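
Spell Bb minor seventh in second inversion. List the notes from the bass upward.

In root position, Bb minor seventh is Bb–Db–F–Ab.
Second inversion puts the fifth (F) in the bass.

F – Ab – Bb – Db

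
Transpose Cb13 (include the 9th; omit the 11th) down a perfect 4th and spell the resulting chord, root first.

Gb Bb Db Fb Ab Eb

Transposed root: Cb → Gb (perfect 4th down). So we spell Gb dominant thirteenth:
Root: Gb
Major 3rd (3rd): Bb
Perfect 5th (5th): Db
Minor 7th (7th): Fb
Major 9th (9th): Ab
Major 13th (13th): Eb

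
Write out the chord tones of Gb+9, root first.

G♭  B♭  D  F♭  A♭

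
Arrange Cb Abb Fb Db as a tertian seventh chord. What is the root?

Stacking in thirds gives Db – Fb – Abb – Cb, so Db is the root — Db half-diminished seventh.

Db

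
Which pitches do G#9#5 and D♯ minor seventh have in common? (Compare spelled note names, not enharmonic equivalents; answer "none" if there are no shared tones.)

F# A#

G#9#5: G# B# D## F# A#
D♯ minor seventh: D# F# A# C#
Common to both → F#, A#.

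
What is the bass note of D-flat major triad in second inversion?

A♭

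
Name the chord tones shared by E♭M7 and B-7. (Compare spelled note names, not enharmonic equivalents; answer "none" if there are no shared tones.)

E♭M7 = Eb, G, Bb, D.
B-7 = B, D, F#, A.
Shared: D.

D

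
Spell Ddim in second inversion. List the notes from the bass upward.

A♭, D, F

In root position, Ddim is D–F–A♭.
Second inversion puts the fifth (A♭) in the bass.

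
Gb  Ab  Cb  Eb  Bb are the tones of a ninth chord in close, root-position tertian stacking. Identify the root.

Ab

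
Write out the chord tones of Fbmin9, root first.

Fb  Abb  Cb  Ebb  Gb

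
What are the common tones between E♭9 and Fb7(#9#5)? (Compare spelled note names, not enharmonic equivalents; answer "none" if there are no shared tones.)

E♭9 = Eb, G, Bb, Db, F.
Fb7(#9#5) = Fb, Ab, C, Ebb, G.
Shared: G.

G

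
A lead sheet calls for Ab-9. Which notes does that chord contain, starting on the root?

A♭ – C♭ – E♭ – G♭ – B♭

Ab-9 is a minor ninth built on A♭.
Root: A♭
Minor 3rd (3rd): C♭
Perfect 5th (5th): E♭
Minor 7th (7th): G♭
Major 9th (9th): B♭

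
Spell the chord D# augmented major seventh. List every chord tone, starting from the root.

D# augmented major seventh: augmented major seventh on D-sharp.
Root: D-sharp
Major 3rd (3rd): F-double-sharp
Augmented 5th (5th): A-double-sharp
Major 7th (7th): C-double-sharp

D-sharp F-double-sharp A-double-sharp C-double-sharp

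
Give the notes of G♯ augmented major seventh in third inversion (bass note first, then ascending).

F##  G#  B#  D##

In root position, G♯ augmented major seventh is G#–B#–D##–F##.
Third inversion puts the seventh (F##) in the bass.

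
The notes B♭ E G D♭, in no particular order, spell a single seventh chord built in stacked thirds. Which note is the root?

Arranged so that each adjacent pair is a third by letter name: E – G – B♭ – D♭.
The bottom of that stack, E, is the root (this is E diminished seventh).

E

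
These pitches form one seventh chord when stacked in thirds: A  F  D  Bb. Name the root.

Arranged so that each adjacent pair is a third by letter name: Bb – D – F – A.
The bottom of that stack, Bb, is the root (this is Bb major seventh).

Bb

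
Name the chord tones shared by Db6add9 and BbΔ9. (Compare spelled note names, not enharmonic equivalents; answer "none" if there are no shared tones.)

F  Bb

Db6add9: Db F Ab Bb Eb
BbΔ9: Bb D F A C
Common to both → F, Bb.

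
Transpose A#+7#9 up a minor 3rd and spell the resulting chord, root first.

C# – E# – G## – B – D##

A minor 3rd up from A# is C#, so the new chord is C# dominant seventh sharp nine sharp five.
C# — root
E# — major 3rd
G## — augmented 5th
B — minor 7th
D## — augmented 9th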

========

Line by line, reproduce the data exactly as given.

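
Spell Bb minor seventh in second inversion. List the notes from the bass upward.

In root position, Bb minor seventh is Bb–Db–F–Ab.
Second inversion puts the fifth (F) in the bass.

F – Ab – Bb – Db

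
Transpose Cb13 (include the 9th; omit the 11th) down a perfect 4th and spell the resulting chord, root first.

Gb Bb Db Fb Ab Eb

Transposed root: Cb → Gb (perfect 4th down). So we spell Gb dominant thirteenth:
Root: Gb
Major 3rd (3rd): Bb
Perfect 5th (5th): Db
Minor 7th (7th): Fb
Major 9th (9th): Ab
Major 13th (13th): Eb

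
Write out the chord tones of Gb+9, root first.

G♭  B♭  D  F♭  A♭

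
Arrange Cb Abb Fb Db as a tertian seventh chord. What is the root?

Stacking in thirds gives Db – Fb – Abb – Cb, so Db is the root — Db half-diminished seventh.

Db

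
Which pitches do G#9#5 and D♯ minor seventh have in common? (Compare spelled note names, not enharmonic equivalents; answer "none" if there are no shared tones.)

F# A#

G#9#5: G# B# D## F# A#
D♯ minor seventh: D# F# A# C#
Common to both → F#, A#.

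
What is the bass note of D-flat major triad in second inversion?

A♭

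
Name the chord tones shared by E♭M7 and B-7. (Compare spelled note names, not enharmonic equivalents; answer "none" if there are no shared tones.)

E♭M7 = Eb, G, Bb, D.
B-7 = B, D, F#, A.
Shared: D.

D

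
Spell Ddim in second inversion. List the notes from the bass upward.

A♭, D, F

In root position, Ddim is D–F–A♭.
Second inversion puts the fifth (A♭) in the bass.

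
Gb  Ab  Cb  Eb  Bb are the tones of a ninth chord in close, root-position tertian stacking. Identify the root.

Ab

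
Write out the chord tones of Fbmin9, root first.

Fb  Abb  Cb  Ebb  Gb

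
What are the common tones between E♭9 and Fb7(#9#5)? (Compare spelled note names, not enharmonic equivalents; answer "none" if there are no shared tones.)

E♭9 = Eb, G, Bb, Db, F.
Fb7(#9#5) = Fb, Ab, C, Ebb, G.
Shared: G.

G

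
A lead sheet calls for Ab-9. Which notes does that chord contain, starting on the root?

A♭ – C♭ – E♭ – G♭ – B♭

Ab-9 is a minor ninth built on A♭.
Root: A♭
Minor 3rd (3rd): C♭
Perfect 5th (5th): E♭
Minor 7th (7th): G♭
Major 9th (9th): B♭

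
Spell the chord D# augmented major seventh. List every chord tone, starting from the root.

D# augmented major seventh: augmented major seventh on D-sharp.
Root: D-sharp
Major 3rd (3rd): F-double-sharp
Augmented 5th (5th): A-double-sharp
Major 7th (7th): C-double-sharp

D-sharp F-double-sharp A-double-sharp C-double-sharp

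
Give the notes of G♯ augmented major seventh in third inversion (bass note first, then ascending).

F##  G#  B#  D##

In root position, G♯ augmented major seventh is G#–B#–D##–F##.
Third inversion puts the seventh (F##) in the bass.

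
The notes B♭ E G D♭, in no particular order, spell a single seventh chord built in stacked thirds. Which note is the root?

Arranged so that each adjacent pair is a third by letter name: E – G – B♭ – D♭.
The bottom of that stack, E, is the root (this is E diminished seventh).

E

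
These pitches form one seventh chord when stacked in thirds: A  F  D  Bb. Name the root.

Arranged so that each adjacent pair is a third by letter name: Bb – D – F – A.
The bottom of that stack, Bb, is the root (this is Bb major seventh).

Bb

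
Name the chord tones shared by Db6add9 and BbΔ9. (Compare spelled note names, not enharmonic equivalents; answer "none" if there are no shared tones.)

F  Bb

Db6add9: Db F Ab Bb Eb
BbΔ9: Bb D F A C
Common to both → F, Bb.

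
Transpose A#+7#9 up a minor 3rd and spell the resulting chord, root first.

C# – E# – G## – B – D##

A minor 3rd up from A# is C#, so the new chord is C# dominant seventh sharp nine sharp five.
C# — root
E# — major 3rd
G## — augmented 5th
B — minor 7th
D## — augmented 9th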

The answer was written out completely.